■ Collected data
==============================
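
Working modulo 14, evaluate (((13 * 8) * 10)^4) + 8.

13 * 8 = 104 ≡ 6 (mod 14)
6 * 10 = 60 ≡ 4 (mod 14)
(4)^4 ≡ 4 (mod 14)
4 + 8 = 12

12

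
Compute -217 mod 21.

-217 = -11·21 + 14, so -217 ≡ 14 (mod 21).

14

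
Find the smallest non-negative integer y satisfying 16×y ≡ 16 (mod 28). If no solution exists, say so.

gcd(16, 28) = 4, and 4 | 16, so solutions exist.
Divide through by 4: 4×y = 4 (mod 7).
4⁻¹ ≡ 2 (mod 7).
y ≡ 2×4 ≡ 1 (mod 7).
The smallest non-negative solution is y = 1.

1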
==============================
■ Activity
In full and without change, transcribe the entries.

■ Result of the exercise
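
Working modulo 14, evaluate (((13 * 8) * 10)^4) + 8.

13 * 8 = 104 ≡ 6 (mod 14)
6 * 10 = 60 ≡ 4 (mod 14)
(4)^4 ≡ 4 (mod 14)
4 + 8 = 12

12

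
Compute -217 mod 21.

-217 = -11·21 + 14, so -217 ≡ 14 (mod 21).

14

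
Find the smallest non-negative integer y satisfying 16×y ≡ 16 (mod 28). If no solution exists, say so.

gcd(16, 28) = 4, and 4 | 16, so solutions exist.
Divide through by 4: 4×y = 4 (mod 7).
4⁻¹ ≡ 2 (mod 7).
y ≡ 2×4 ≡ 1 (mod 7).
The smallest non-negative solution is y = 1.

1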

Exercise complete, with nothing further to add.